Records supplied
::::
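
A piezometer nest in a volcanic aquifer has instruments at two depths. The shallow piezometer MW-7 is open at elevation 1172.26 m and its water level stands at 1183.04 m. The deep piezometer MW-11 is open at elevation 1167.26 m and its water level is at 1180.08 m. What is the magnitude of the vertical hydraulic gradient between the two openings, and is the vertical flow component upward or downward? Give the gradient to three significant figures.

|i_v| ≈ 0.592; vertical flow is downward

Total head at MW-7: h = 1183.04 m (water level in the standpipe).
Total head at MW-11: h = 1180.08 m.
Δh = h(MW-7) − h(MW-11) = 1183.04 − 1180.08 = 2.96 m.
Vertical separation Δz = 1172.26 − 1167.26 = 5.00 m.
|i_v| = |Δh| / Δz = 2.96 / 5.00 = 0.592.
Head is higher in the shallow piezometer, so vertical flow is downward (recharge condition).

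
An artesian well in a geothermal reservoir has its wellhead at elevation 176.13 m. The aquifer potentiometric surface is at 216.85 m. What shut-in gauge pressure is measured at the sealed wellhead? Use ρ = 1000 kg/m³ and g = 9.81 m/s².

P ≈ 399 kPa

Head above the cap: Δh = 216.85 − 176.13 = 40.72 m.
P = ρgΔh = 1000 × 9.81 × 40.72 = 399463 Pa ≈ 399 kPa.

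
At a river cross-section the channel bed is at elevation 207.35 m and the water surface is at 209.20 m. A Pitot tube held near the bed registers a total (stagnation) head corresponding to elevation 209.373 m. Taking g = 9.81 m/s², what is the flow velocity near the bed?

v ≈ 1.84 m/s

Near the bed, under hydrostatic conditions, the piezometric head (z + ψ) equals the free-surface elevation, 209.20 m.
Velocity head = total − piezometric = 209.373 − 209.20 = 0.173 m.
v = √(2g·h_v) = √(2 × 9.81 × 0.173) = 1.84 m/s.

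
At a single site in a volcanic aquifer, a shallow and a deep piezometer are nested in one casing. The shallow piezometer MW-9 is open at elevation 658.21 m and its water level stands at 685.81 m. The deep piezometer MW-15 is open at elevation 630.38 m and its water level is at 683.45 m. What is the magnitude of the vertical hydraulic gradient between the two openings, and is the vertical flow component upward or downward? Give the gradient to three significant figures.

|i_v| ≈ 0.0848; vertical flow is downward

Total head at MW-9: h = 685.81 m (water level in the standpipe).
Total head at MW-15: h = 683.45 m.
Δh = h(MW-9) − h(MW-15) = 685.81 − 683.45 = 2.36 m.
Vertical separation Δz = 658.21 − 630.38 = 27.83 m.
|i_v| = |Δh| / Δz = 2.36 / 27.83 = 0.0848.
Head is higher in the shallow piezometer, so vertical flow is downward (recharge condition).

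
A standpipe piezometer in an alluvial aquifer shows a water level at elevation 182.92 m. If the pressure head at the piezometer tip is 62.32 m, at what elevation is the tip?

z ≈ 120.60 m

z = h − ψ = 182.92 − 62.32 = 120.60 m.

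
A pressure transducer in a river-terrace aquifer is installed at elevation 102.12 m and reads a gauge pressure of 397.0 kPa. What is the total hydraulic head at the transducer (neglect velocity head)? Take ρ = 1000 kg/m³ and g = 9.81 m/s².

h ≈ 142.59 m

ψ = P/(ρg) = 397.0×1000 / (1000 × 9.81) = 40.47 m.
h = z + ψ = 102.12 + 40.47 = 142.59 m.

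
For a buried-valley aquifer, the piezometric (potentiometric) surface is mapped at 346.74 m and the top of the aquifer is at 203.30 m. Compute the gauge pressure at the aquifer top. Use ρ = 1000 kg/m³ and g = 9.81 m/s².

P ≈ 1410 kPa

Pressure head at the aquifer top: ψ = h − z = 346.74 − 203.30 = 143.44 m.
P = ρgψ = 1000 × 9.81 × 143.44 = 1407146 Pa ≈ 1410 kPa.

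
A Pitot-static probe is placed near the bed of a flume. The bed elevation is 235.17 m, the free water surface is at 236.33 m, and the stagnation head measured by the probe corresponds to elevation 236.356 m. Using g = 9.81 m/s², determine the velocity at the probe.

Near the bed, under hydrostatic conditions, the piezometric head (z + ψ) equals the free-surface elevation, 236.33 m.
Velocity head = total − piezometric = 236.356 − 236.33 = 0.026 m.
v = √(2g·h_v) = √(2 × 9.81 × 0.026) = 0.714 m/s.

v ≈ 0.714 m/s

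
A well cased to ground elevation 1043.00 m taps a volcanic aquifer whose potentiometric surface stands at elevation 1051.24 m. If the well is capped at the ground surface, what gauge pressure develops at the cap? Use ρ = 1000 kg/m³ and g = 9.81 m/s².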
::::
Since the material above must be kept intact, output it exactly as it is.

Reply to the task
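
A piezometer nest in a volcanic aquifer has instruments at two depths. The shallow piezometer MW-7 is open at elevation 1172.26 m and its water level stands at 1183.04 m. The deep piezometer MW-11 is open at elevation 1167.26 m and its water level is at 1180.08 m. What is the magnitude of the vertical hydraulic gradient between the two openings, and is the vertical flow component upward or downward? Give the gradient to three significant figures.

|i_v| ≈ 0.592; vertical flow is downward

Total head at MW-7: h = 1183.04 m (water level in the standpipe).
Total head at MW-11: h = 1180.08 m.
Δh = h(MW-7) − h(MW-11) = 1183.04 − 1180.08 = 2.96 m.
Vertical separation Δz = 1172.26 − 1167.26 = 5.00 m.
|i_v| = |Δh| / Δz = 2.96 / 5.00 = 0.592.
Head is higher in the shallow piezometer, so vertical flow is downward (recharge condition).

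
An artesian well in a geothermal reservoir has its wellhead at elevation 176.13 m. The aquifer potentiometric surface is at 216.85 m. What shut-in gauge pressure is measured at the sealed wellhead? Use ρ = 1000 kg/m³ and g = 9.81 m/s².

P ≈ 399 kPa

Head above the cap: Δh = 216.85 − 176.13 = 40.72 m.
P = ρgΔh = 1000 × 9.81 × 40.72 = 399463 Pa ≈ 399 kPa.

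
At a river cross-section the channel bed is at elevation 207.35 m and the water surface is at 209.20 m. A Pitot tube held near the bed registers a total (stagnation) head corresponding to elevation 209.373 m. Taking g = 9.81 m/s², what is the flow velocity near the bed?

v ≈ 1.84 m/s

Near the bed, under hydrostatic conditions, the piezometric head (z + ψ) equals the free-surface elevation, 209.20 m.
Velocity head = total − piezometric = 209.373 − 209.20 = 0.173 m.
v = √(2g·h_v) = √(2 × 9.81 × 0.173) = 1.84 m/s.

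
At a single site in a volcanic aquifer, a shallow and a deep piezometer are nested in one casing. The shallow piezometer MW-9 is open at elevation 658.21 m and its water level stands at 685.81 m. The deep piezometer MW-15 is open at elevation 630.38 m and its water level is at 683.45 m. What is the magnitude of the vertical hydraulic gradient between the two openings, and is the vertical flow component upward or downward? Give the gradient to three significant figures.

|i_v| ≈ 0.0848; vertical flow is downward

Total head at MW-9: h = 685.81 m (water level in the standpipe).
Total head at MW-15: h = 683.45 m.
Δh = h(MW-9) − h(MW-15) = 685.81 − 683.45 = 2.36 m.
Vertical separation Δz = 658.21 − 630.38 = 27.83 m.
|i_v| = |Δh| / Δz = 2.36 / 27.83 = 0.0848.
Head is higher in the shallow piezometer, so vertical flow is downward (recharge condition).

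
A standpipe piezometer in an alluvial aquifer shows a water level at elevation 182.92 m. If the pressure head at the piezometer tip is 62.32 m, at what elevation is the tip?

z ≈ 120.60 m

z = h − ψ = 182.92 − 62.32 = 120.60 m.

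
A pressure transducer in a river-terrace aquifer is installed at elevation 102.12 m and reads a gauge pressure of 397.0 kPa. What is the total hydraulic head at the transducer (neglect velocity head)? Take ρ = 1000 kg/m³ and g = 9.81 m/s².

h ≈ 142.59 m

ψ = P/(ρg) = 397.0×1000 / (1000 × 9.81) = 40.47 m.
h = z + ψ = 102.12 + 40.47 = 142.59 m.

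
For a buried-valley aquifer, the piezometric (potentiometric) surface is mapped at 346.74 m and the top of the aquifer is at 203.30 m. Compute the gauge pressure at the aquifer top. Use ρ = 1000 kg/m³ and g = 9.81 m/s².

P ≈ 1410 kPa

Pressure head at the aquifer top: ψ = h − z = 346.74 − 203.30 = 143.44 m.
P = ρgψ = 1000 × 9.81 × 143.44 = 1407146 Pa ≈ 1410 kPa.

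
A Pitot-static probe is placed near the bed of a flume. The bed elevation is 235.17 m, the free water surface is at 236.33 m, and the stagnation head measured by the probe corresponds to elevation 236.356 m. Using g = 9.81 m/s², determine the velocity at the probe.

Near the bed, under hydrostatic conditions, the piezometric head (z + ψ) equals the free-surface elevation, 236.33 m.
Velocity head = total − piezometric = 236.356 − 236.33 = 0.026 m.
v = √(2g·h_v) = √(2 × 9.81 × 0.026) = 0.714 m/s.

v ≈ 0.714 m/s

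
A well cased to ground elevation 1043.00 m taps a volcanic aquifer whose potentiometric surface stands at elevation 1051.24 m. If the well is capped at the ground surface, what gauge pressure develops at the cap? Use ρ = 1000 kg/m³ and g = 9.81 m/s².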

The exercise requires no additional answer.